Return exactly the lines below, starting with the one that has "0.0007 0.0053 0.0258" and going on through the one that has "0.2644 0.3512 0.3606".

--- Records shown ---

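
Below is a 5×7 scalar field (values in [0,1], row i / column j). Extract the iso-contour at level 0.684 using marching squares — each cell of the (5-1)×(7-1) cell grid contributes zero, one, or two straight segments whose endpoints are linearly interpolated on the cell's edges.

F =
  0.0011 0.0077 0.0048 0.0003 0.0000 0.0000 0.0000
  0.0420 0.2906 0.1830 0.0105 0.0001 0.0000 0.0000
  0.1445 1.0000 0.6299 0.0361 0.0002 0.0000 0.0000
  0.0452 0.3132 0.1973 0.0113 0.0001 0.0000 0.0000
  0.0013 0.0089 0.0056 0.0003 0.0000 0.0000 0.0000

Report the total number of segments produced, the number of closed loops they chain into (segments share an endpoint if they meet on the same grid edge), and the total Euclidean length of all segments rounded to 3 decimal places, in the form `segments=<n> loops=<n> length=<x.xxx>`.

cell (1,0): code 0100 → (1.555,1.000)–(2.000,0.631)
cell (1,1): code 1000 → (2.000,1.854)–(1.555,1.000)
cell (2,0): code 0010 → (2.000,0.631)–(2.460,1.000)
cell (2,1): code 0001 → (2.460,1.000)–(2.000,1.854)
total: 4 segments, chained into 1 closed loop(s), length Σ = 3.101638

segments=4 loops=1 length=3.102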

---
--- Records shown ---

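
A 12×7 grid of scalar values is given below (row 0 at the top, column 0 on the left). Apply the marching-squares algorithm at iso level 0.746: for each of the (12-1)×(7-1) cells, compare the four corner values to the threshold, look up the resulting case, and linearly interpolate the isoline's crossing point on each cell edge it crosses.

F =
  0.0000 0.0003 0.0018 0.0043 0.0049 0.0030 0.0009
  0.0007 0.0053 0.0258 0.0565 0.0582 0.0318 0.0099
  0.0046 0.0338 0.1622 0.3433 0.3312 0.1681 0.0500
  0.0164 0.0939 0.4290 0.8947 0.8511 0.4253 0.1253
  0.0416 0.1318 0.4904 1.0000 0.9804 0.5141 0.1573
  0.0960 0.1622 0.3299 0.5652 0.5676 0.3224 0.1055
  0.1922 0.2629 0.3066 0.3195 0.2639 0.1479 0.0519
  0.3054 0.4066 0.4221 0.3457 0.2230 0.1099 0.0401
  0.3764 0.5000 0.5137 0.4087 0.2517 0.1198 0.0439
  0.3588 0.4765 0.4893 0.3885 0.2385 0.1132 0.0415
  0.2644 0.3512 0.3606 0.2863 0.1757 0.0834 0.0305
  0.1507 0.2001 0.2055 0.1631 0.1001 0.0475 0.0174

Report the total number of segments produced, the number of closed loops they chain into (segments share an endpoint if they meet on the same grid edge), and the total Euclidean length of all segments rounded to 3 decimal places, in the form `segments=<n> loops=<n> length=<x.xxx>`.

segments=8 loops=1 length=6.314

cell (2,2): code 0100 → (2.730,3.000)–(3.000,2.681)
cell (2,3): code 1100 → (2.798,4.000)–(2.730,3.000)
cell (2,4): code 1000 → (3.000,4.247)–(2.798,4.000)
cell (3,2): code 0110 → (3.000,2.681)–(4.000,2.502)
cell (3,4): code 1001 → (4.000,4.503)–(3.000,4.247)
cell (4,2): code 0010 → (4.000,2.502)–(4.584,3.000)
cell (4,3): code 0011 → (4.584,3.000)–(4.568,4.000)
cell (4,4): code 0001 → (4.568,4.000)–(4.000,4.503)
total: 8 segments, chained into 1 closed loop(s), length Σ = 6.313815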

---

● Written response
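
  0.0007 0.0053 0.0258 0.0565 0.0582 0.0318 0.0099
  0.0046 0.0338 0.1622 0.3433 0.3312 0.1681 0.0500
  0.0164 0.0939 0.4290 0.8947 0.8511 0.4253 0.1253
  0.0416 0.1318 0.4904 1.0000 0.9804 0.5141 0.1573
  0.0960 0.1622 0.3299 0.5652 0.5676 0.3224 0.1055
  0.1922 0.2629 0.3066 0.3195 0.2639 0.1479 0.0519
  0.3054 0.4066 0.4221 0.3457 0.2230 0.1099 0.0401
  0.3764 0.5000 0.5137 0.4087 0.2517 0.1198 0.0439
  0.3588 0.4765 0.4893 0.3885 0.2385 0.1132 0.0415
  0.2644 0.3512 0.3606 0.2863 0.1757 0.0834 0.0305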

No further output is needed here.